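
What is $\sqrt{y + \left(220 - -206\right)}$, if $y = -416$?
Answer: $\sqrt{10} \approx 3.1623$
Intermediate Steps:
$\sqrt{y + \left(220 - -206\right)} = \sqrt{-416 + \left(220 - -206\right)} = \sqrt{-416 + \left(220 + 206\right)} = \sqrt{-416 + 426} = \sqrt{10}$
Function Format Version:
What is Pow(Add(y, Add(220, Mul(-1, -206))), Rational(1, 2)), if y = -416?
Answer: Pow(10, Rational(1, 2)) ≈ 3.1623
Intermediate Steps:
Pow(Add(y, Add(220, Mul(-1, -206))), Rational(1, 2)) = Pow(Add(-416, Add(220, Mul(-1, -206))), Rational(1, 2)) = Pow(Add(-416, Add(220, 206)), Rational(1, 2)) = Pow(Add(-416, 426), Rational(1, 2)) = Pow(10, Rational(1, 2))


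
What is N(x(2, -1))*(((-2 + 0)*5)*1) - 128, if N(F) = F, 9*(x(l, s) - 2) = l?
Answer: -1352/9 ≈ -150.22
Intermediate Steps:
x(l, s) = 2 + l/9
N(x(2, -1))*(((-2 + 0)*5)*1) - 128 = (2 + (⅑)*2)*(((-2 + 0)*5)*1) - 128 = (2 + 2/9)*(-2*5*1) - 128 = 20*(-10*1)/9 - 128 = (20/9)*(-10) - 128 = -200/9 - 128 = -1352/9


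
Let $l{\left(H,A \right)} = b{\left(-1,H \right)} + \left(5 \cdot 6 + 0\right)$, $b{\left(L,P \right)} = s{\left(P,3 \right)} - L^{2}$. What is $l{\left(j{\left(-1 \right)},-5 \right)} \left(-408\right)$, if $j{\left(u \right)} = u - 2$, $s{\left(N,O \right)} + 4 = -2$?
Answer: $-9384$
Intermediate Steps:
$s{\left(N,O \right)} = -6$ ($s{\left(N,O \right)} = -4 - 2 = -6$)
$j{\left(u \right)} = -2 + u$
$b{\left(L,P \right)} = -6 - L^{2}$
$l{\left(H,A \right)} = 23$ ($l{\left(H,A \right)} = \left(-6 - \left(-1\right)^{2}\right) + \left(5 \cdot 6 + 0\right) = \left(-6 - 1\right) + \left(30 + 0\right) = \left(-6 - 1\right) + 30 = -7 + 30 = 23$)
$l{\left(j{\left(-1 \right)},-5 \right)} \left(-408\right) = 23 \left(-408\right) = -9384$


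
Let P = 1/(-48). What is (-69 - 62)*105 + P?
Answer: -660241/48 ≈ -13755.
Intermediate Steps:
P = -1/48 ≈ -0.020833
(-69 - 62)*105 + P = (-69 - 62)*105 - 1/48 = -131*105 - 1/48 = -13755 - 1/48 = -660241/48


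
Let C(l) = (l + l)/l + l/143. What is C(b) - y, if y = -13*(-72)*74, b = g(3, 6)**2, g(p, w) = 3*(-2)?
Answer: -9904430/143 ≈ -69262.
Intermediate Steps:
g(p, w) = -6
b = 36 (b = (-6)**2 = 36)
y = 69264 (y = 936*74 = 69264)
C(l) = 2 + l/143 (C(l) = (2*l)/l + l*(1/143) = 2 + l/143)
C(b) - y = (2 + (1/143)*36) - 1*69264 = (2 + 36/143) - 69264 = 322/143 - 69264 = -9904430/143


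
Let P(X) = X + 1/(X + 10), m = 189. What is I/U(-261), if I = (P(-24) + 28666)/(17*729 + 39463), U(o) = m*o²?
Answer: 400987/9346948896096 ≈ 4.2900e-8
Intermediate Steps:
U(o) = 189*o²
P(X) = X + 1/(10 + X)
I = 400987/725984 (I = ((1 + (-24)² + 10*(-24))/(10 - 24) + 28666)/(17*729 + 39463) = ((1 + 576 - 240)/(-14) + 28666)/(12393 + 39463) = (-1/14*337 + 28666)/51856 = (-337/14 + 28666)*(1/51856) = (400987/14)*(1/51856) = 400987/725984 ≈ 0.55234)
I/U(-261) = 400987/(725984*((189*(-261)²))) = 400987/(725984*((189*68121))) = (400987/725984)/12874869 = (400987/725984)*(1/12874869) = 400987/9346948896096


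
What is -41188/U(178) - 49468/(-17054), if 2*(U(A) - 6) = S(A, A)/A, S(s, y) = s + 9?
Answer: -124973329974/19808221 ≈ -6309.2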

********************

-- Prompt --
Give again exactly, and only, the lines above starting at the one with "Answer: $-9384$" and ending at the one with "Let C(l) = (l".

-- Response box --
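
Answer: $-9384$
Intermediate Steps:
$s{\left(N,O \right)} = -6$ ($s{\left(N,O \right)} = -4 - 2 = -6$)
$j{\left(u \right)} = -2 + u$
$b{\left(L,P \right)} = -6 - L^{2}$
$l{\left(H,A \right)} = 23$ ($l{\left(H,A \right)} = \left(-6 - \left(-1\right)^{2}\right) + \left(5 \cdot 6 + 0\right) = \left(-6 - 1\right) + \left(30 + 0\right) = \left(-6 - 1\right) + 30 = -7 + 30 = 23$)
$l{\left(j{\left(-1 \right)},-5 \right)} \left(-408\right) = 23 \left(-408\right) = -9384$


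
Let P = 1/(-48). What is (-69 - 62)*105 + P?
Answer: -660241/48 ≈ -13755.
Intermediate Steps:
P = -1/48 ≈ -0.020833
(-69 - 62)*105 + P = (-69 - 62)*105 - 1/48 = -131*105 - 1/48 = -13755 - 1/48 = -660241/48


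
Let C(l) = (l + l)/l + l/143. What is C(b) - y, if y = -13*(-72)*74, b = g(3, 6)**2, g(p, w) = 3*(-2)?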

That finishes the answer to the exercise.